▼▼▼

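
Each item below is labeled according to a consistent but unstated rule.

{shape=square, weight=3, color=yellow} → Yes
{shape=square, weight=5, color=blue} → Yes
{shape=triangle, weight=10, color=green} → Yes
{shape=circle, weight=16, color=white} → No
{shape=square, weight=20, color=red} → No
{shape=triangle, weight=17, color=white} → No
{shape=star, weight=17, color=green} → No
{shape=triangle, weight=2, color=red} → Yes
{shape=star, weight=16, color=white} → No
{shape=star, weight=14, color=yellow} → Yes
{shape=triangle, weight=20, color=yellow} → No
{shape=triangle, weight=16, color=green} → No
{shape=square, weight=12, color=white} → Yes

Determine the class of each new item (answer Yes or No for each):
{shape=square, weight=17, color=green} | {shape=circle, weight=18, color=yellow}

One predicate separates the groups cleanly: weight ≤ 14.

No, No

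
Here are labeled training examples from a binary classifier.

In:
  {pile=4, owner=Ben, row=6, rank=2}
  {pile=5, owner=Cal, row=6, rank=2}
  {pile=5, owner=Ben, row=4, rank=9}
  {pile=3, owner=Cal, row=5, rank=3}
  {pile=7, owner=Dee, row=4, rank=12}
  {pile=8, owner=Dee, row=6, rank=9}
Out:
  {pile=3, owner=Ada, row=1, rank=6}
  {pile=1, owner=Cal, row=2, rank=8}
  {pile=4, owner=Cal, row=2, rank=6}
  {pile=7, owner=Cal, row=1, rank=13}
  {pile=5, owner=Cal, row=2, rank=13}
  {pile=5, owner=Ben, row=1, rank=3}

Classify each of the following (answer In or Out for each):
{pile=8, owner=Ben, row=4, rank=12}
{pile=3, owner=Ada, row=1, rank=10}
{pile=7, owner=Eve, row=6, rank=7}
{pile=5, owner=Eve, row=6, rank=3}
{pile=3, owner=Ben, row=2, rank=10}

In, Out, In, In, Out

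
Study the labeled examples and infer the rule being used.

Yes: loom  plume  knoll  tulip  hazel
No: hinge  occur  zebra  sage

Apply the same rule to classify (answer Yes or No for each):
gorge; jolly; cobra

No, Yes, No

A rule that fits every label: contains 'l' — true of each 'Yes' example, false of each 'No' one.
No: gorge, since no 'l'. Yes: jolly, since has 'l'. No: cobra, since no 'l'.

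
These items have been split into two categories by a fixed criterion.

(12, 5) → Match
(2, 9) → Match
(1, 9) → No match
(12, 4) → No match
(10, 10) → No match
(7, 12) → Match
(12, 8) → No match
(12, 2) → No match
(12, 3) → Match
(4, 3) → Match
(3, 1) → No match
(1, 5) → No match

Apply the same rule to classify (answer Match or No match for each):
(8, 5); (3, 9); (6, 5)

Match, No match, Match

Comparing the two groups points to one rule — sum is odd.
Match: (8, 5), since 8+5 = 13. No match: (3, 9), since 3+9 = 12. Match: (6, 5), since 6+5 = 11.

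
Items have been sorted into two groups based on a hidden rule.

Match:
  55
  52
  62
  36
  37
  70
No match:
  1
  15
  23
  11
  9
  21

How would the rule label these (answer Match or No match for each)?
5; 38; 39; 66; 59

One predicate separates the groups cleanly: at least 36.
5 — 5 < 36, hence No match.
38 — 38 ≥ 36, hence Match.
39 — 39 ≥ 36, hence Match.
66 — 66 ≥ 36, hence Match.
59 — 59 ≥ 36, hence Match.

No match, Match, Match, Match, Match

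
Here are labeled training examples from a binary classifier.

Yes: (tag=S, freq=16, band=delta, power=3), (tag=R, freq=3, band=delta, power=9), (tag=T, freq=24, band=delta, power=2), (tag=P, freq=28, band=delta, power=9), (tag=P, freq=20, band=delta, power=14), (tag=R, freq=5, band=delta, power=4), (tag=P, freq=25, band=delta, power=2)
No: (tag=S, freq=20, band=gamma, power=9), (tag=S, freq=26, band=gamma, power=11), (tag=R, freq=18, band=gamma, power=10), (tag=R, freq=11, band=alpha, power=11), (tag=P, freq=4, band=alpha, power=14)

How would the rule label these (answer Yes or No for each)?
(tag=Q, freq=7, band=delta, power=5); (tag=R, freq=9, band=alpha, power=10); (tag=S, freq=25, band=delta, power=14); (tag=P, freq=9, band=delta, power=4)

Yes, No, Yes, Yes

All 'Yes' examples share one property — band is delta — and every 'No' example lacks it.
(tag=Q, freq=7, band=delta, power=5): Yes (band is delta).
(tag=R, freq=9, band=alpha, power=10): No (band is alpha).
(tag=S, freq=25, band=delta, power=14): Yes (band is delta).
(tag=P, freq=9, band=delta, power=4): Yes (band is delta).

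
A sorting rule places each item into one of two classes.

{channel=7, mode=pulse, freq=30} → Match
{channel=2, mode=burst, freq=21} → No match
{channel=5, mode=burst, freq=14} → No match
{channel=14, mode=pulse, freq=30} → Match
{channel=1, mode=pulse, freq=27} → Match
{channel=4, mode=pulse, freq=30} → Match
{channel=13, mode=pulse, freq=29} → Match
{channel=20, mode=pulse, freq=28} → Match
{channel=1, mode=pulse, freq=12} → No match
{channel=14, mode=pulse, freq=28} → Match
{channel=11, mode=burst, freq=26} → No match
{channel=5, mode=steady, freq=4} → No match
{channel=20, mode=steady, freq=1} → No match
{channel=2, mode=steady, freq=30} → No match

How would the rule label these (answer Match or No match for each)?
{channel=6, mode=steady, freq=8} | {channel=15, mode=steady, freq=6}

No match, No match

One predicate separates the groups cleanly: mode is pulse AND freq ≥ 14.
{channel=6, mode=steady, freq=8}: mode is steady, freq = 8, does not fit → No match. {channel=15, mode=steady, freq=6}: mode is steady, freq = 6, does not fit → No match.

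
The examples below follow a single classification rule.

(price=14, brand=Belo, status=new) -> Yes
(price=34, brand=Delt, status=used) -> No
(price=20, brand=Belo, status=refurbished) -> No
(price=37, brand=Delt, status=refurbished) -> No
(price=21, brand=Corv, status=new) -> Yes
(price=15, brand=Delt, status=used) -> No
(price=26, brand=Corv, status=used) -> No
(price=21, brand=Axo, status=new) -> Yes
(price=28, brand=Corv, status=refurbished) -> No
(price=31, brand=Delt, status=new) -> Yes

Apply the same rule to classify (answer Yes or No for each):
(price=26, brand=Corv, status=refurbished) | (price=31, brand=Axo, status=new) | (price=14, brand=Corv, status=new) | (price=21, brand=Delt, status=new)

The rule appears to be: status is new.

No, Yes, Yes, Yes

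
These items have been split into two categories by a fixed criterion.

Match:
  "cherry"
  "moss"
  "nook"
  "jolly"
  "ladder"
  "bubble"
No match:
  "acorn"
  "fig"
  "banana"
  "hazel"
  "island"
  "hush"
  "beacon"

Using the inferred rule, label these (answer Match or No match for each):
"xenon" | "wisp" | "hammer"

A rule that fits every label: has a double letter — true of each 'Match' example, false of each 'No match' one.
No match: "xenon", since no doubled letter.
No match: "wisp", since no doubled letter.
Match: "hammer", since 'mm' doubled.

No match, No match, Match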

▲▲▲

Exercise instructions :: Show all lines from the entries that hold "triangle".

Exercise solution ::
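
{shape=triangle, weight=10, color=green} → Yes
{shape=triangle, weight=17, color=white} → No
{shape=triangle, weight=2, color=red} → Yes
{shape=triangle, weight=20, color=yellow} → No
{shape=triangle, weight=16, color=green} → No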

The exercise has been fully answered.